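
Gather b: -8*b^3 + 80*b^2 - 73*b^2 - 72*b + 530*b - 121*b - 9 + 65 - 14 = -8*b^3 + 7*b^2 + 337*b + 42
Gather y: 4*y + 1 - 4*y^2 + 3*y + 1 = -4*y^2 + 7*y + 2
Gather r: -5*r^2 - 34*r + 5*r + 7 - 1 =-5*r^2 - 29*r + 6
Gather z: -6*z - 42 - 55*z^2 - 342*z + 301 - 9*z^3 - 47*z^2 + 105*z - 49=-9*z^3 - 102*z^2 - 243*z + 210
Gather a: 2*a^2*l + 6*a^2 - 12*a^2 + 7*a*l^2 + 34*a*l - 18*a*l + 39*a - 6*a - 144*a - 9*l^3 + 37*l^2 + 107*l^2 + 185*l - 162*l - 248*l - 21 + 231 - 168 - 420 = a^2*(2*l - 6) + a*(7*l^2 + 16*l - 111) - 9*l^3 + 144*l^2 - 225*l - 378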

^^^^^^^^^^^^^^^^

Retype the entire listing word for word.

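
Gather b: -8*b^3 + 80*b^2 - 73*b^2 - 72*b + 530*b - 121*b - 9 + 65 - 14 = -8*b^3 + 7*b^2 + 337*b + 42
Gather y: 4*y + 1 - 4*y^2 + 3*y + 1 = -4*y^2 + 7*y + 2
Gather r: -5*r^2 - 34*r + 5*r + 7 - 1 =-5*r^2 - 29*r + 6
Gather z: -6*z - 42 - 55*z^2 - 342*z + 301 - 9*z^3 - 47*z^2 + 105*z - 49=-9*z^3 - 102*z^2 - 243*z + 210
Gather a: 2*a^2*l + 6*a^2 - 12*a^2 + 7*a*l^2 + 34*a*l - 18*a*l + 39*a - 6*a - 144*a - 9*l^3 + 37*l^2 + 107*l^2 + 185*l - 162*l - 248*l - 21 + 231 - 168 - 420 = a^2*(2*l - 6) + a*(7*l^2 + 16*l - 111) - 9*l^3 + 144*l^2 - 225*l - 378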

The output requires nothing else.